About this exercise ▸
In the entries below, find the line with "Consider a 7-string" and the line with "Ukulele, reentrant gCEA". Return those two lines and all lines between them, exactly.

Data to process ▸
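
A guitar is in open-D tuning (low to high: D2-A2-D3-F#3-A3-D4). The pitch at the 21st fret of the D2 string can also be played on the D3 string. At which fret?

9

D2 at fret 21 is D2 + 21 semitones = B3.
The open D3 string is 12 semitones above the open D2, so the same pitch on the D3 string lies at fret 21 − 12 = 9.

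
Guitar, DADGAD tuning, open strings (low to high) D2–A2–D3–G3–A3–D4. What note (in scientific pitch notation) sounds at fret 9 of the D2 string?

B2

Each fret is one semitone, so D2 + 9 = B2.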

...

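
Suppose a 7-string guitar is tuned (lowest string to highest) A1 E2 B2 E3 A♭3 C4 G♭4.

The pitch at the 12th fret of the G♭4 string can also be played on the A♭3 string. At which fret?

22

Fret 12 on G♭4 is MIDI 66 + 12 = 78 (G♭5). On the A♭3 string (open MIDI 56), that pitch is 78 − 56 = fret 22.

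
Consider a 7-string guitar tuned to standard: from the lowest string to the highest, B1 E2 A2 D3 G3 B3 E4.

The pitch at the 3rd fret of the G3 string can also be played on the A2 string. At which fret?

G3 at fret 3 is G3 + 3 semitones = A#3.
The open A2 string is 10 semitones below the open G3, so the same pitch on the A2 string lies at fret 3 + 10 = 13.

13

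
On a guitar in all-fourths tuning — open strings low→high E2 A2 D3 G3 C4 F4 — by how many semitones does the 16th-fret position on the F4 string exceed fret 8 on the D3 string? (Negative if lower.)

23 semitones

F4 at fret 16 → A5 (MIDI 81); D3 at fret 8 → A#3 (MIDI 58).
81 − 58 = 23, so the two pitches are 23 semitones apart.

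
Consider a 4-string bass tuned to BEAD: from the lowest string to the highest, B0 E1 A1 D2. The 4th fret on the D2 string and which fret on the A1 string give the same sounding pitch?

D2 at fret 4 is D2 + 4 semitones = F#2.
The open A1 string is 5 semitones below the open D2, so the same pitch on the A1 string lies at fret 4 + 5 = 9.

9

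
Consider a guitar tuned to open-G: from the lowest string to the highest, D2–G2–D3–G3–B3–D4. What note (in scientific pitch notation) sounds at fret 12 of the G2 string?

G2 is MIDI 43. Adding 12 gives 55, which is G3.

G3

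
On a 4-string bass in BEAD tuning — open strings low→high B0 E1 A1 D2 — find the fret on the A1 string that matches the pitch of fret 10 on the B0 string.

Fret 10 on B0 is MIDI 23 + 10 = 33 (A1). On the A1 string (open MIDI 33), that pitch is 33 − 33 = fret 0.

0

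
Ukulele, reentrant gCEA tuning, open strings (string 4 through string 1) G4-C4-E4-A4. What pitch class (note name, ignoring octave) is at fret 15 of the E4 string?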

Response area ▸
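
Consider a 7-string guitar tuned to standard: from the lowest string to the highest, B1 E2 A2 D3 G3 B3 E4.

The pitch at the 3rd fret of the G3 string can also be played on the A2 string. At which fret?

G3 at fret 3 is G3 + 3 semitones = A#3.
The open A2 string is 10 semitones below the open G3, so the same pitch on the A2 string lies at fret 3 + 10 = 13.

13

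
On a guitar in all-fourths tuning — open strings low→high E2 A2 D3 G3 C4 F4 — by how many semitones does the 16th-fret position on the F4 string exceed fret 8 on the D3 string? (Negative if lower.)

23 semitones

F4 at fret 16 → A5 (MIDI 81); D3 at fret 8 → A#3 (MIDI 58).
81 − 58 = 23, so the two pitches are 23 semitones apart.

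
Consider a 4-string bass tuned to BEAD: from the lowest string to the highest, B0 E1 A1 D2. The 4th fret on the D2 string and which fret on the A1 string give the same sounding pitch?

D2 at fret 4 is D2 + 4 semitones = F#2.
The open A1 string is 5 semitones below the open D2, so the same pitch on the A1 string lies at fret 4 + 5 = 9.

9

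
Consider a guitar tuned to open-G: from the lowest string to the highest, D2–G2–D3–G3–B3–D4. What note (in scientific pitch notation) sounds at fret 12 of the G2 string?

G2 is MIDI 43. Adding 12 gives 55, which is G3.

G3

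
On a 4-string bass in BEAD tuning — open strings low→high B0 E1 A1 D2 — find the fret on the A1 string that matches the pitch of fret 10 on the B0 string.

Fret 10 on B0 is MIDI 23 + 10 = 33 (A1). On the A1 string (open MIDI 33), that pitch is 33 − 33 = fret 0.

0

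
Ukulele, reentrant gCEA tuning, open strings (string 4 through string 1) G4-C4-E4-A4. What pitch class (note name, ignoring octave) is at fret 15 of the E4 string?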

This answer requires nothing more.